Saved entries:

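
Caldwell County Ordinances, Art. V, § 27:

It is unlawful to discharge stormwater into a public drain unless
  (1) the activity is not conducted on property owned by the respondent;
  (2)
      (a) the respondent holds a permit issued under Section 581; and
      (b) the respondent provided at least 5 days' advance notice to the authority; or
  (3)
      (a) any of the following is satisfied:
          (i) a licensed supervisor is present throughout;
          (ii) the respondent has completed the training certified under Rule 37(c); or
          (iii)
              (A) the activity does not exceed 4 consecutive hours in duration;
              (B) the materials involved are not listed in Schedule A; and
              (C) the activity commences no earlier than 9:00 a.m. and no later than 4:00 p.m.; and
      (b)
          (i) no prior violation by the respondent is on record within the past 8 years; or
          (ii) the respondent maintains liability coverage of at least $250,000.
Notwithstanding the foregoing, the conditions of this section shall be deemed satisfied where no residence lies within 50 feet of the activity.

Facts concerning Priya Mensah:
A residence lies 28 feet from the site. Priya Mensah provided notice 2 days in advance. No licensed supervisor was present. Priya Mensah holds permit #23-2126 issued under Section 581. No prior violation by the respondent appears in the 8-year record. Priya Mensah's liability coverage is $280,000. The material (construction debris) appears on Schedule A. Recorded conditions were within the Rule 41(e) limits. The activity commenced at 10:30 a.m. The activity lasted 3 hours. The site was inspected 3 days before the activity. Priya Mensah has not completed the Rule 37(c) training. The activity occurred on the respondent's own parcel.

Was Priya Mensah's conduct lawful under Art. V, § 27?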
* * *
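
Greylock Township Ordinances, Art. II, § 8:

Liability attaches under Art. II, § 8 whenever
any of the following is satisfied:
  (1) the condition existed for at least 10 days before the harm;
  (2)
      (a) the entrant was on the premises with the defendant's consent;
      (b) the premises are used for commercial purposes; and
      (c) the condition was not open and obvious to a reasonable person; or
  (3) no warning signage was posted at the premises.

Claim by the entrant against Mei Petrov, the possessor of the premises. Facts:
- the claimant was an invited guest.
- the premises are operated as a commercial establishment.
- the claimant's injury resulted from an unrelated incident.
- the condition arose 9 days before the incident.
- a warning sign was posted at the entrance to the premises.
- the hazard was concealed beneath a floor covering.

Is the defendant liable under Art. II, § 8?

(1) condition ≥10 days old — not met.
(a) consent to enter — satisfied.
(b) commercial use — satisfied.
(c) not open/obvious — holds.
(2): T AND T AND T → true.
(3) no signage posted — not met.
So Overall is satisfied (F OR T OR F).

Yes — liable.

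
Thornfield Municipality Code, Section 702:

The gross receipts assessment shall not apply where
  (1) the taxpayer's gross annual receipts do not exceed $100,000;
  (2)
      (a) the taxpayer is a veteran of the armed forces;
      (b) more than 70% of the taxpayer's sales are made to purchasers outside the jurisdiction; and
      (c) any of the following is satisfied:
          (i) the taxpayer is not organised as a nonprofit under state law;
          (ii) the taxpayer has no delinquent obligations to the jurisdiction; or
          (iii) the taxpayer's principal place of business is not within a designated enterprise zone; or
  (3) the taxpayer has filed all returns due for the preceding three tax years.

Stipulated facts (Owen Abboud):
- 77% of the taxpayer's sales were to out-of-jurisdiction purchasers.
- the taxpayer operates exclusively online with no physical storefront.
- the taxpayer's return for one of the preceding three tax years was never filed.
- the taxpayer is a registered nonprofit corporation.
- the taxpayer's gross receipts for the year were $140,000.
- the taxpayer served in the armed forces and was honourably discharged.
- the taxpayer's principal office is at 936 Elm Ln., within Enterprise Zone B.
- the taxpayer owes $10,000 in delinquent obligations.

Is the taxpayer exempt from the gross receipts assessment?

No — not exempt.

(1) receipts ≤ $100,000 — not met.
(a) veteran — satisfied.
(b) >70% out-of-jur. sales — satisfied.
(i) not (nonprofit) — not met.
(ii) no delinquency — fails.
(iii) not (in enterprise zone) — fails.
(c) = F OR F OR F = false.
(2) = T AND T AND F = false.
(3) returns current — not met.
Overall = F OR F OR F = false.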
==
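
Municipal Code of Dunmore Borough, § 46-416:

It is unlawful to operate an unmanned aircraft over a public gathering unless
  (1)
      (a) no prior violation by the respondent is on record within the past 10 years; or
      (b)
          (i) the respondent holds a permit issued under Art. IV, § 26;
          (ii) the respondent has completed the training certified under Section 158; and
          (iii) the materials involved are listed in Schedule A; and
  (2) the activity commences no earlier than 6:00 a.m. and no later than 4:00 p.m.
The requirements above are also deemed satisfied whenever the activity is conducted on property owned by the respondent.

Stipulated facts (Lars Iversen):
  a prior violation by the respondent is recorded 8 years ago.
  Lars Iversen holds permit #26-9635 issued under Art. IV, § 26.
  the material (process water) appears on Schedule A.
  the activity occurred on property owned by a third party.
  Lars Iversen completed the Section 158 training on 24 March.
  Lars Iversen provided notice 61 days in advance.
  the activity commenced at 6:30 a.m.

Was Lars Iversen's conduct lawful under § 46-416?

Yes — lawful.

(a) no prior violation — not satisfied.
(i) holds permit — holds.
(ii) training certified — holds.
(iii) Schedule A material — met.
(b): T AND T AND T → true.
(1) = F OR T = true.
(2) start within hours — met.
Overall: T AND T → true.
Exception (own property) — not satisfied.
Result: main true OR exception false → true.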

### DESCRIPTION OF THE TASK
From the records given above, copy all lines containing "jurisdiction".

### EXPECTED ANSWER
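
      (b) more than 70% of the taxpayer's sales are made to purchasers outside the jurisdiction; and
          (ii) the taxpayer has no delinquent obligations to the jurisdiction; or
- 77% of the taxpayer's sales were to out-of-jurisdiction purchasers.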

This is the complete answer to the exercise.